Task to complete:
Your answer must consist of exactly the lines below, starting with the line with "E° = −1.178 V" and going on through the line with "A voltaic cell at 25 °C uses", and nothing else.

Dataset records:
● ● ●

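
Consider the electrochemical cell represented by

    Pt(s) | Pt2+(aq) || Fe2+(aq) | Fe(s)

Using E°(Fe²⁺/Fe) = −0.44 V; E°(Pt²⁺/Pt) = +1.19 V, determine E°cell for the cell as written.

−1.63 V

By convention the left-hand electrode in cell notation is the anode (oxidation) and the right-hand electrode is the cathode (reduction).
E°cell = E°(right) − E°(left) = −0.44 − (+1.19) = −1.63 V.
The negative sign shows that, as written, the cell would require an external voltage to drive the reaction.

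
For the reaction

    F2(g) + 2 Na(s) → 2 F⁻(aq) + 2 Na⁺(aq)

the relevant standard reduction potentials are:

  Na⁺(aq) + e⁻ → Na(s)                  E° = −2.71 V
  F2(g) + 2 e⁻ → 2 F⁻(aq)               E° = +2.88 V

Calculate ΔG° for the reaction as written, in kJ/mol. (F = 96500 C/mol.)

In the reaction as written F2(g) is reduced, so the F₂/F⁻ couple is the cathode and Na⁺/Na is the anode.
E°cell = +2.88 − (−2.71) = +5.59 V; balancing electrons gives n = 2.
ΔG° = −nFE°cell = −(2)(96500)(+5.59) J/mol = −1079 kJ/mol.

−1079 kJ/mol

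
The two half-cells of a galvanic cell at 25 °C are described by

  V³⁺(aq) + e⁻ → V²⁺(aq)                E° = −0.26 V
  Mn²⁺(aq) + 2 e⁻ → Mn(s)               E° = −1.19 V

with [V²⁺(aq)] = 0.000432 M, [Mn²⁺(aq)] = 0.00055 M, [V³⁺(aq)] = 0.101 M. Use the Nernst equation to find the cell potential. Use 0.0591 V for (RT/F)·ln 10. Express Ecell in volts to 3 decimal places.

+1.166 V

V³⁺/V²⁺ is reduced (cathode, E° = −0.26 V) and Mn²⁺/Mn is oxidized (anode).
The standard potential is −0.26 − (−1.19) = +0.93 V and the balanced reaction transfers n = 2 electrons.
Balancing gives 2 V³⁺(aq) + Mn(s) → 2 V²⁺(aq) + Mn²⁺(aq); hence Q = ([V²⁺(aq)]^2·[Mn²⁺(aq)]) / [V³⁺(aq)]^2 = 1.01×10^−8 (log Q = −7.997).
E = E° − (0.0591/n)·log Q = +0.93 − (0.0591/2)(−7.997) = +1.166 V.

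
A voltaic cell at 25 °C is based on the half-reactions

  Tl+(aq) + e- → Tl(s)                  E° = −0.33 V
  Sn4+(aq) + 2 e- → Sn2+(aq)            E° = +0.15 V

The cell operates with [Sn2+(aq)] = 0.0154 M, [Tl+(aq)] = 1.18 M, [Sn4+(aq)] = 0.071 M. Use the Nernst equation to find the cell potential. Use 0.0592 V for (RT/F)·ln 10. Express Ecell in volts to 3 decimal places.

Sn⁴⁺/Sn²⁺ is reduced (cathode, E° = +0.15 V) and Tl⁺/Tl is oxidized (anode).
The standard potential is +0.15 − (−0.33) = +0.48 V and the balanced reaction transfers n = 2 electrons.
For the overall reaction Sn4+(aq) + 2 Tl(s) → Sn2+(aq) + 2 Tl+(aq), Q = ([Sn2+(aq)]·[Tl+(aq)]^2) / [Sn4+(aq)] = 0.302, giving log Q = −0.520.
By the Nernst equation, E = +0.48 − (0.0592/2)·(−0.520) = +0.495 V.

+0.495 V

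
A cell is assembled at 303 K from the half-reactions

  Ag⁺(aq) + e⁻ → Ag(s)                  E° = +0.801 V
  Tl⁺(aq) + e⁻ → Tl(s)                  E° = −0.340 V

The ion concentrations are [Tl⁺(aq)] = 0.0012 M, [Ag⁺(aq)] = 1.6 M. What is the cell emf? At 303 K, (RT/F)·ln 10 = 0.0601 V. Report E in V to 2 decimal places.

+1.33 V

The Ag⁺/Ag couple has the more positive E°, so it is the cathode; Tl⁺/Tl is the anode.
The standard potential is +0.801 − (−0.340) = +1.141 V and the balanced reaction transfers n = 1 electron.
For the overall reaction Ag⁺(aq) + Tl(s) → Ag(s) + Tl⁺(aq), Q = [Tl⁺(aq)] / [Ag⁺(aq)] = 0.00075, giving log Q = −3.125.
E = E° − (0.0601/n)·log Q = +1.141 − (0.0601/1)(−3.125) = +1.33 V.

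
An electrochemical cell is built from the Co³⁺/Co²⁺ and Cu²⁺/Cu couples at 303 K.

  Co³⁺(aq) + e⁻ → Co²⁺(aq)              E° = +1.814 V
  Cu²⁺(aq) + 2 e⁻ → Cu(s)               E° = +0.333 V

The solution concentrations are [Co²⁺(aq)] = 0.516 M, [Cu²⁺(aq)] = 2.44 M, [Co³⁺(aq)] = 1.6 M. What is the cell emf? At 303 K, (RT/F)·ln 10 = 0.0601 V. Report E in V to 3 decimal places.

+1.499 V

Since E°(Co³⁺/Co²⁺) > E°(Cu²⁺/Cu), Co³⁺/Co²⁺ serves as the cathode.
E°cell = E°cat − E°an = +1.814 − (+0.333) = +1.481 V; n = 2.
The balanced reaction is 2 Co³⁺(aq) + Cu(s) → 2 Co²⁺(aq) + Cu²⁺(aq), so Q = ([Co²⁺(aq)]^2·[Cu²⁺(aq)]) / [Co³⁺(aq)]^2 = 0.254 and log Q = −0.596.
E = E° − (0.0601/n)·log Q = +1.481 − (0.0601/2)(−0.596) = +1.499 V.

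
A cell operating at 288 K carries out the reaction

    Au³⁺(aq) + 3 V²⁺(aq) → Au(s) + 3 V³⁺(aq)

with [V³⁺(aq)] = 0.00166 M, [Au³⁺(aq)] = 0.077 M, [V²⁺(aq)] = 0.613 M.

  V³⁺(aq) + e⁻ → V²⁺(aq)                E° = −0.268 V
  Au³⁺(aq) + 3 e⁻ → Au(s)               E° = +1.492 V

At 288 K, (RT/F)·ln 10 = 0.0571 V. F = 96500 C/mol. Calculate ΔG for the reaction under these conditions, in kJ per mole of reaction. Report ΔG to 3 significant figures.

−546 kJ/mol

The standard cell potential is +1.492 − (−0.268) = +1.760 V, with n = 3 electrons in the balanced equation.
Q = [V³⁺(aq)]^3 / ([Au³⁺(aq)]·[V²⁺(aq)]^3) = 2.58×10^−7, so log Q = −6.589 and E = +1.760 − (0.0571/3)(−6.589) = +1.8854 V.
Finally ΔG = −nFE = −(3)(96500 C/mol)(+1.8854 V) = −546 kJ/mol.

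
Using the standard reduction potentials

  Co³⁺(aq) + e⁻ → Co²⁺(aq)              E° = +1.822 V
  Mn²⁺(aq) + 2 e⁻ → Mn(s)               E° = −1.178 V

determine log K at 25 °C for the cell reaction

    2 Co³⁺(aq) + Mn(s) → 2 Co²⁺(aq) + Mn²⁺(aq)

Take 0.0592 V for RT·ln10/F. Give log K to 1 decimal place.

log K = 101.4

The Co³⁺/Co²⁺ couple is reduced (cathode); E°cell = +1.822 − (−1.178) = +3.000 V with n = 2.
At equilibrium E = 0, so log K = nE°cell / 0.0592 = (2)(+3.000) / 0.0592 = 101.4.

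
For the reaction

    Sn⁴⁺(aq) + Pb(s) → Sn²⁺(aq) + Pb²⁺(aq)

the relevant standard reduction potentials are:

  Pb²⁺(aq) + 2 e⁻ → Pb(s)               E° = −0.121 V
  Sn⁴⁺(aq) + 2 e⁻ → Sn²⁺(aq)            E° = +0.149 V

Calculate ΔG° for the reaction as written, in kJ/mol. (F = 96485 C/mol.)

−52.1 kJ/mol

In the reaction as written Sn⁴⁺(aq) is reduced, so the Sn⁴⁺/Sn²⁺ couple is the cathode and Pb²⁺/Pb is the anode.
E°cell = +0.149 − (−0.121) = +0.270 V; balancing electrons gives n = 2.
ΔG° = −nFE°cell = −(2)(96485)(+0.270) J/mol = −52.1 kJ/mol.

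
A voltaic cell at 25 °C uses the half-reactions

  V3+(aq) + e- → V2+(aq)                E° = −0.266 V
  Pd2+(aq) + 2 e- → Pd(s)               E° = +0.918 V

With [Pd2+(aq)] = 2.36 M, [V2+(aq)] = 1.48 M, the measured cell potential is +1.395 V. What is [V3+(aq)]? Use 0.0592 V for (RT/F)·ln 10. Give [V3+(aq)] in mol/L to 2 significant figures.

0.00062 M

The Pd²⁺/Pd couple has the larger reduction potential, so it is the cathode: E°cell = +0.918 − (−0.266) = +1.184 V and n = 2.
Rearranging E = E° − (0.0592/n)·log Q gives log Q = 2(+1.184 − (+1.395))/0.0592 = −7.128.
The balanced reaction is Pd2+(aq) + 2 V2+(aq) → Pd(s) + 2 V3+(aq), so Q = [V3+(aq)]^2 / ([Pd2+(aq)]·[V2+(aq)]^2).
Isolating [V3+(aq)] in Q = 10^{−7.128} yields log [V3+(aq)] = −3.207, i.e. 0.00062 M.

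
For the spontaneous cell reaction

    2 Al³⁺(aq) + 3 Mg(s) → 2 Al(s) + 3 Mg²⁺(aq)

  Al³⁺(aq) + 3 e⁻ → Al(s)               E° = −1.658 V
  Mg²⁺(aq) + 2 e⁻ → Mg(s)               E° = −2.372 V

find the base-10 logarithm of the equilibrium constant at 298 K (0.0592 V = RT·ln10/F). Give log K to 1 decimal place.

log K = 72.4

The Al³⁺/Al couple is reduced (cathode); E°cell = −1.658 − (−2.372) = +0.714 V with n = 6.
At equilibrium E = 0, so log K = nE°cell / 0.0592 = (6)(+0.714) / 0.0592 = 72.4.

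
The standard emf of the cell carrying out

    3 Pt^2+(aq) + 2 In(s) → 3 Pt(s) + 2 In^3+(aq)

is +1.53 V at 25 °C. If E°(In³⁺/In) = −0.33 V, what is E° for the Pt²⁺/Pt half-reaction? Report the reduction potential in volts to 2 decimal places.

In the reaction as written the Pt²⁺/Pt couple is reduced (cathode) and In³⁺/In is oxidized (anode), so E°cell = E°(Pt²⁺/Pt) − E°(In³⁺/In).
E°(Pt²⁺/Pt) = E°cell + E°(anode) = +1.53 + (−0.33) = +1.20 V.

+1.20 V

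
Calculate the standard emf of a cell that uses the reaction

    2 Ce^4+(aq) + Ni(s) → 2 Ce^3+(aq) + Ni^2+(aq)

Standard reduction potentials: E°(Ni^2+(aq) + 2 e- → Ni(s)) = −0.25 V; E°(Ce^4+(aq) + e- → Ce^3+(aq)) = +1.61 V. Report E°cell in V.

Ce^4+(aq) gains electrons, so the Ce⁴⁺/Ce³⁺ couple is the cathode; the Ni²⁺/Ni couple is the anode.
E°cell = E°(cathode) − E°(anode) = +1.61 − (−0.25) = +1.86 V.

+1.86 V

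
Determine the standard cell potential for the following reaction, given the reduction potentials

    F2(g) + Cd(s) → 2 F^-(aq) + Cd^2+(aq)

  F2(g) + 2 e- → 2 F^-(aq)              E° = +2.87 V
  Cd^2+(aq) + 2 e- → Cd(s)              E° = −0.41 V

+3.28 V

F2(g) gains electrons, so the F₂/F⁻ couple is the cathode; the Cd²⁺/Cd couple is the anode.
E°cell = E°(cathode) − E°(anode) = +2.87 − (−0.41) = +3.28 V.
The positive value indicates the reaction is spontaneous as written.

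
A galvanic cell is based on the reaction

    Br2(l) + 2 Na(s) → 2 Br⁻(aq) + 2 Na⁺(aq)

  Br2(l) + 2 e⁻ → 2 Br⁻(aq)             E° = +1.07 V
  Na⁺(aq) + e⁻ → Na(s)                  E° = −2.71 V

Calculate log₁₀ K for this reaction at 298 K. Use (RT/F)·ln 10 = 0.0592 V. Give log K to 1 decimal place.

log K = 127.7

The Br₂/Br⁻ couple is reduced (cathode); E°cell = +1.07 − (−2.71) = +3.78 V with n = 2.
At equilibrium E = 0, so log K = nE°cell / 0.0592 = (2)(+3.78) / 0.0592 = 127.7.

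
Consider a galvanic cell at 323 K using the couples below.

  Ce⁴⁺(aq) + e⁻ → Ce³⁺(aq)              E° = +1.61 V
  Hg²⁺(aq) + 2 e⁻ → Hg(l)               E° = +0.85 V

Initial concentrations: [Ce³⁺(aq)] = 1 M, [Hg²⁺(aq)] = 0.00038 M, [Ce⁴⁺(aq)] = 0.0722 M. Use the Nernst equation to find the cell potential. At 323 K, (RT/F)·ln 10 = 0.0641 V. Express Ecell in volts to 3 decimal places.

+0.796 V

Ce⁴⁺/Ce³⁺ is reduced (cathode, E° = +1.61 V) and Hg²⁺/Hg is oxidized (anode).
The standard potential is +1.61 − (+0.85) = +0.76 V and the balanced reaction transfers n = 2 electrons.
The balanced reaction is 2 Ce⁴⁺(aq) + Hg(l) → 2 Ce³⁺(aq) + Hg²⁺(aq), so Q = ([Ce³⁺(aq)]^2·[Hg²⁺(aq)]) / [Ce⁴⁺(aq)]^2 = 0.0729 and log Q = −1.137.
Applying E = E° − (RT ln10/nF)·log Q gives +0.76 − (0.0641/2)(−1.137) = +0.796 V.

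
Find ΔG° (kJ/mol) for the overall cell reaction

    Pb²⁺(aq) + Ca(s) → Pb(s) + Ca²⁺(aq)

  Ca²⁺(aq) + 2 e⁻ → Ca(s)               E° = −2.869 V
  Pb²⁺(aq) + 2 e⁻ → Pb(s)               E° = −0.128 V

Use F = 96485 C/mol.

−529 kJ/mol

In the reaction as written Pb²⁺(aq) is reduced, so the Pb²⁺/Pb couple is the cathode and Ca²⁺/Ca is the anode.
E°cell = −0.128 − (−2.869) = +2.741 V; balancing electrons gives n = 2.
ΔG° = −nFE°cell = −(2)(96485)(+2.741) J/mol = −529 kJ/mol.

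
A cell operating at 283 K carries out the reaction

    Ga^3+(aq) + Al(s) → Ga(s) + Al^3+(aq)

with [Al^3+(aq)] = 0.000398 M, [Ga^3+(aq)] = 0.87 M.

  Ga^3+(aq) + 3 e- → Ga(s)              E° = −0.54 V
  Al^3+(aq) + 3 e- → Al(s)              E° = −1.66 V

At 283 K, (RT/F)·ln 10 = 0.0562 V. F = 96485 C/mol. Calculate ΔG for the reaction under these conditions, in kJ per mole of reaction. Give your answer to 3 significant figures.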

● ● ●

Response to the exercise:
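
  Mn²⁺(aq) + 2 e⁻ → Mn(s)               E° = −1.178 V

determine log K at 25 °C for the cell reaction

    2 Co³⁺(aq) + Mn(s) → 2 Co²⁺(aq) + Mn²⁺(aq)

Take 0.0592 V for RT·ln10/F. Give log K to 1 decimal place.

log K = 101.4

The Co³⁺/Co²⁺ couple is reduced (cathode); E°cell = +1.822 − (−1.178) = +3.000 V with n = 2.
At equilibrium E = 0, so log K = nE°cell / 0.0592 = (2)(+3.000) / 0.0592 = 101.4.

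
For the reaction

    Sn⁴⁺(aq) + Pb(s) → Sn²⁺(aq) + Pb²⁺(aq)

the relevant standard reduction potentials are:

  Pb²⁺(aq) + 2 e⁻ → Pb(s)               E° = −0.121 V
  Sn⁴⁺(aq) + 2 e⁻ → Sn²⁺(aq)            E° = +0.149 V

Calculate ΔG° for the reaction as written, in kJ/mol. (F = 96485 C/mol.)

−52.1 kJ/mol

In the reaction as written Sn⁴⁺(aq) is reduced, so the Sn⁴⁺/Sn²⁺ couple is the cathode and Pb²⁺/Pb is the anode.
E°cell = +0.149 − (−0.121) = +0.270 V; balancing electrons gives n = 2.
ΔG° = −nFE°cell = −(2)(96485)(+0.270) J/mol = −52.1 kJ/mol.

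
A voltaic cell at 25 °C uses the half-reactions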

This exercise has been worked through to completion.